----- RECORDS FOR PROCESSING

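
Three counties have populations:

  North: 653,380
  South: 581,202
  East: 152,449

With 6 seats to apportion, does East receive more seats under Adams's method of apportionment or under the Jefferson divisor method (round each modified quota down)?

Adams: North 3, South 2, East 1.
Jefferson: North 3, South 3, East 0.
East gets 1 under Adams and 0 under Jefferson.

Adams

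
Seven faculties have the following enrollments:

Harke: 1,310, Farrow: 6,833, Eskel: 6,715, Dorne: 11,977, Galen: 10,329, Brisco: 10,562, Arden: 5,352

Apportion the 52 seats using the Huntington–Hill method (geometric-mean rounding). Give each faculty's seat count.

With divisor 1022: modified quotas Harke 1.282, Farrow 6.686, Eskel 6.570, Dorne 11.719, Galen 10.107, Brisco 10.335, Arden 5.237.
Geometric-mean thresholds: Harke √(1·2)=1.414, Farrow √(6·7)=6.481, Eskel √(6·7)=6.481, Dorne √(11·12)=11.489, Galen √(10·11)=10.488, Brisco √(10·11)=10.488, Arden √(5·6)=5.477.
Each quota rounded against its threshold gives Harke 1, Farrow 7, Eskel 7, Dorne 12, Galen 10, Brisco 10, Arden 5 (total 52).

Harke: 1, Farrow: 7, Eskel: 7, Dorne: 12, Galen: 10, Brisco: 10, Arden: 5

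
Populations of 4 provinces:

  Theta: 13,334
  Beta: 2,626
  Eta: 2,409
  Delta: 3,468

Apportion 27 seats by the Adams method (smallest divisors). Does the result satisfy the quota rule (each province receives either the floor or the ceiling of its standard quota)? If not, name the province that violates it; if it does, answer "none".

Standard quotas: Theta 16.487, Beta 3.247, Eta 2.979, Delta 4.288.
Adams allocation: Theta 16, Beta 4, Eta 3, Delta 4.
Every allocation lies between the lower and upper quota.

none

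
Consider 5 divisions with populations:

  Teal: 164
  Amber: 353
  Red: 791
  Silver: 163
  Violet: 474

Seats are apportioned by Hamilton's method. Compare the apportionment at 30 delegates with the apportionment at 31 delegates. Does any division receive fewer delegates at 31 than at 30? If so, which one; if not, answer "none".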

----------

→ PROBLEM DETAILS:
Every entry above must be returned word for word.

→ TASK RESULT:
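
Three counties have populations:

  North: 653,380
  South: 581,202
  East: 152,449

With 6 seats to apportion, does East receive more seats under Adams's method of apportionment or under the Jefferson divisor method (round each modified quota down)?

Adams: North 3, South 2, East 1.
Jefferson: North 3, South 3, East 0.
East gets 1 under Adams and 0 under Jefferson.

Adams

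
Seven faculties have the following enrollments:

Harke: 1,310, Farrow: 6,833, Eskel: 6,715, Dorne: 11,977, Galen: 10,329, Brisco: 10,562, Arden: 5,352

Apportion the 52 seats using the Huntington–Hill method (geometric-mean rounding). Give each faculty's seat count.

With divisor 1022: modified quotas Harke 1.282, Farrow 6.686, Eskel 6.570, Dorne 11.719, Galen 10.107, Brisco 10.335, Arden 5.237.
Geometric-mean thresholds: Harke √(1·2)=1.414, Farrow √(6·7)=6.481, Eskel √(6·7)=6.481, Dorne √(11·12)=11.489, Galen √(10·11)=10.488, Brisco √(10·11)=10.488, Arden √(5·6)=5.477.
Each quota rounded against its threshold gives Harke 1, Farrow 7, Eskel 7, Dorne 12, Galen 10, Brisco 10, Arden 5 (total 52).

Harke: 1, Farrow: 7, Eskel: 7, Dorne: 12, Galen: 10, Brisco: 10, Arden: 5

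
Populations of 4 provinces:

  Theta: 13,334
  Beta: 2,626
  Eta: 2,409
  Delta: 3,468

Apportion 27 seats by the Adams method (smallest divisors). Does the result satisfy the quota rule (each province receives either the floor or the ceiling of its standard quota)? If not, name the province that violates it; if it does, answer "none".

Standard quotas: Theta 16.487, Beta 3.247, Eta 2.979, Delta 4.288.
Adams allocation: Theta 16, Beta 4, Eta 3, Delta 4.
Every allocation lies between the lower and upper quota.

none

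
Consider 5 divisions with populations:

  Teal: 164
  Amber: 353
  Red: 791
  Silver: 163
  Violet: 474

Seats are apportioned by Hamilton's method. Compare the apportionment at 30 delegates with the apportionment at 31 delegates. Does any division receive fewer delegates at 31 than at 30? If so, which one; if not, answer "none".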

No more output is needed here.